▸ Directions for this task
Word for word, transcribe the lines from the one containing "Determine (x_k, y_k)" through the end of the entries, both included, and nothing else.

----

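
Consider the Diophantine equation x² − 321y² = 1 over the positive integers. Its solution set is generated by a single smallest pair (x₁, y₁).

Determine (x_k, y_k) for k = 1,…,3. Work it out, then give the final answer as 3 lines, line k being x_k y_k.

215 12
92449 5160
39752855 2218788

√321 = [17; 1,10,1,34, …], period ℓ=4 (even) → k=3
i=0: a=17 ⇒ p=17, q=1
i=1: a=1 ⇒ p=18, q=1
i=2: a=10 ⇒ p=197, q=11
i=3: a=1 ⇒ p=215, q=12
fundamental: x₁=215, y₁=12  (since 46225 − 321·144 = 1)
n=2: (215,12)∘(215,12) = (215·215+321·12·12, 215·12+12·215) = (92449,5160)
n=3: (92449,5160)∘(215,12) = (215·92449+321·12·5160, 215·5160+12·92449) = (39752855,2218788)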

----

▸ Answer to the problem
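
Determine (x_k, y_k) for k = 1,…,3. Work it out, then give the final answer as 3 lines, line k being x_k y_k.

215 12
92449 5160
39752855 2218788

√321 = [17; 1,10,1,34, …], period ℓ=4 (even) → k=3
i=0: a=17 ⇒ p=17, q=1
i=1: a=1 ⇒ p=18, q=1
i=2: a=10 ⇒ p=197, q=11
i=3: a=1 ⇒ p=215, q=12
fundamental: x₁=215, y₁=12  (since 46225 − 321·144 = 1)
n=2: (215,12)∘(215,12) = (215·215+321·12·12, 215·12+12·215) = (92449,5160)
n=3: (92449,5160)∘(215,12) = (215·92449+321·12·5160, 215·5160+12·92449) = (39752855,2218788)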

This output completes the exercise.